_YOUR GOAL_. A verbatim copy of all entries is the expected output.

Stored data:
= = =

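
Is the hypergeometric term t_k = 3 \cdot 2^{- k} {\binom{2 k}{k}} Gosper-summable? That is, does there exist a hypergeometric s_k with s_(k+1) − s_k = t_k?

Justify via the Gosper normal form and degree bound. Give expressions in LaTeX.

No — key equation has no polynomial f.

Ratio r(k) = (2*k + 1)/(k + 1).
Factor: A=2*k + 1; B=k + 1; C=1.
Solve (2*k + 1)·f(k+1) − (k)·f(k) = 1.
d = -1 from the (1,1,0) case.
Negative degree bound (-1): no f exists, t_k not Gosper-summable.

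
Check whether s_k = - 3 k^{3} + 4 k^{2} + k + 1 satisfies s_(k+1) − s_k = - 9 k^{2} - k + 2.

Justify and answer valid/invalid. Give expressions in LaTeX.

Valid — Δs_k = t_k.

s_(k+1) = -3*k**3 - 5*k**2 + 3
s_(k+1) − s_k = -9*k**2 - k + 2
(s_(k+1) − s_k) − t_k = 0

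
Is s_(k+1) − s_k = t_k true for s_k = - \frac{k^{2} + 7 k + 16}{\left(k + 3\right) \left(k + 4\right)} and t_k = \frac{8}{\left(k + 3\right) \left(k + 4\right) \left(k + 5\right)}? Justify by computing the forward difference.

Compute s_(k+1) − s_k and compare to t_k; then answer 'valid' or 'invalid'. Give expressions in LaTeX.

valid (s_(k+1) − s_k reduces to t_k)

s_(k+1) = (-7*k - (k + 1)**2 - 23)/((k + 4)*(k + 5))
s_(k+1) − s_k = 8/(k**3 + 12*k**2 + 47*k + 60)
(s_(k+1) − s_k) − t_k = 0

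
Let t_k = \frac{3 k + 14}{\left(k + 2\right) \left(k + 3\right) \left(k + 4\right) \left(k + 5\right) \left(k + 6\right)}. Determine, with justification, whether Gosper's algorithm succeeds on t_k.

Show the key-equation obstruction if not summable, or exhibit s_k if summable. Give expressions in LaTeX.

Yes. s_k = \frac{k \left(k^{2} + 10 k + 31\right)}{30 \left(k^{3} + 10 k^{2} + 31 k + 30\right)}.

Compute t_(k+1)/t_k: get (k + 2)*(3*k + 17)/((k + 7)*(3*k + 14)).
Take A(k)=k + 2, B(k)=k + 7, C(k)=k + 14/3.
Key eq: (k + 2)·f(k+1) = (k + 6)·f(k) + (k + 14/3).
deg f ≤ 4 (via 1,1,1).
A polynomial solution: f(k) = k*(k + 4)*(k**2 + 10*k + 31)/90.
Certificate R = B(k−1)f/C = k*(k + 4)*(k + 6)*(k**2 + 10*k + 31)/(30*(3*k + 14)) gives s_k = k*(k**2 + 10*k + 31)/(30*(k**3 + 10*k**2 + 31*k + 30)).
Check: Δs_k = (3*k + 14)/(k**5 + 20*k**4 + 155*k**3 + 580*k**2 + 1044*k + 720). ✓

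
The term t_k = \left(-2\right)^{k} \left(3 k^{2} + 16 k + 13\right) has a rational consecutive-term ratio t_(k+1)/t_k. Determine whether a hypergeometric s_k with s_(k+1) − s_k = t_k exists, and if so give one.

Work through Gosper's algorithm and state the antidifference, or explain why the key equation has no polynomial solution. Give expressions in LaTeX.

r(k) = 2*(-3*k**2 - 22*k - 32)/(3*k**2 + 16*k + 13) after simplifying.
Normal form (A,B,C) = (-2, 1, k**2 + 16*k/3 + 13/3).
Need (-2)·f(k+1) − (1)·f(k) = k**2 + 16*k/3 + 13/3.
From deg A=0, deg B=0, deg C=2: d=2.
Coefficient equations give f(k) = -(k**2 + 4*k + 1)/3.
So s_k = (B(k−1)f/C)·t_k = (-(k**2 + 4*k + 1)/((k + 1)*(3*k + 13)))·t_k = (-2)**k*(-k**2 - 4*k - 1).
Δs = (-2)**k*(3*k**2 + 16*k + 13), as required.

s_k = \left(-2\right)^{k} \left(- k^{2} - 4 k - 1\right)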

= = =

_SOLUTION TO THE PROBLEM_.
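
Is the hypergeometric term t_k = 3 \cdot 2^{- k} {\binom{2 k}{k}} Gosper-summable? That is, does there exist a hypergeometric s_k with s_(k+1) − s_k = t_k?

Justify via the Gosper normal form and degree bound. Give expressions in LaTeX.

No — key equation has no polynomial f.

Ratio r(k) = (2*k + 1)/(k + 1).
Factor: A=2*k + 1; B=k + 1; C=1.
Solve (2*k + 1)·f(k+1) − (k)·f(k) = 1.
d = -1 from the (1,1,0) case.
Negative degree bound (-1): no f exists, t_k not Gosper-summable.

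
Check whether s_k = - 3 k^{3} + 4 k^{2} + k + 1 satisfies s_(k+1) − s_k = - 9 k^{2} - k + 2.

Justify and answer valid/invalid. Give expressions in LaTeX.

Valid — Δs_k = t_k.

s_(k+1) = -3*k**3 - 5*k**2 + 3
s_(k+1) − s_k = -9*k**2 - k + 2
(s_(k+1) − s_k) − t_k = 0

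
Is s_(k+1) − s_k = t_k true for s_k = - \frac{k^{2} + 7 k + 16}{\left(k + 3\right) \left(k + 4\right)} and t_k = \frac{8}{\left(k + 3\right) \left(k + 4\right) \left(k + 5\right)}? Justify by computing the forward difference.

Compute s_(k+1) − s_k and compare to t_k; then answer 'valid' or 'invalid'. Give expressions in LaTeX.

valid (s_(k+1) − s_k reduces to t_k)

s_(k+1) = (-7*k - (k + 1)**2 - 23)/((k + 4)*(k + 5))
s_(k+1) − s_k = 8/(k**3 + 12*k**2 + 47*k + 60)
(s_(k+1) − s_k) − t_k = 0

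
Let t_k = \frac{3 k + 14}{\left(k + 2\right) \left(k + 3\right) \left(k + 4\right) \left(k + 5\right) \left(k + 6\right)}. Determine, with justification, whether Gosper's algorithm succeeds on t_k.

Show the key-equation obstruction if not summable, or exhibit s_k if summable. Give expressions in LaTeX.

Yes. s_k = \frac{k \left(k^{2} + 10 k + 31\right)}{30 \left(k^{3} + 10 k^{2} + 31 k + 30\right)}.

Compute t_(k+1)/t_k: get (k + 2)*(3*k + 17)/((k + 7)*(3*k + 14)).
Take A(k)=k + 2, B(k)=k + 7, C(k)=k + 14/3.
Key eq: (k + 2)·f(k+1) = (k + 6)·f(k) + (k + 14/3).
deg f ≤ 4 (via 1,1,1).
A polynomial solution: f(k) = k*(k + 4)*(k**2 + 10*k + 31)/90.
Certificate R = B(k−1)f/C = k*(k + 4)*(k + 6)*(k**2 + 10*k + 31)/(30*(3*k + 14)) gives s_k = k*(k**2 + 10*k + 31)/(30*(k**3 + 10*k**2 + 31*k + 30)).
Check: Δs_k = (3*k + 14)/(k**5 + 20*k**4 + 155*k**3 + 580*k**2 + 1044*k + 720). ✓

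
The term t_k = \left(-2\right)^{k} \left(3 k^{2} + 16 k + 13\right) has a rational consecutive-term ratio t_(k+1)/t_k. Determine whether a hypergeometric s_k with s_(k+1) − s_k = t_k exists, and if so give one.

Work through Gosper's algorithm and state the antidifference, or explain why the key equation has no polynomial solution. Give expressions in LaTeX.

r(k) = 2*(-3*k**2 - 22*k - 32)/(3*k**2 + 16*k + 13) after simplifying.
Normal form (A,B,C) = (-2, 1, k**2 + 16*k/3 + 13/3).
Need (-2)·f(k+1) − (1)·f(k) = k**2 + 16*k/3 + 13/3.
From deg A=0, deg B=0, deg C=2: d=2.
Coefficient equations give f(k) = -(k**2 + 4*k + 1)/3.
So s_k = (B(k−1)f/C)·t_k = (-(k**2 + 4*k + 1)/((k + 1)*(3*k + 13)))·t_k = (-2)**k*(-k**2 - 4*k - 1).
Δs = (-2)**k*(3*k**2 + 16*k + 13), as required.

s_k = \left(-2\right)^{k} \left(- k^{2} - 4 k - 1\right)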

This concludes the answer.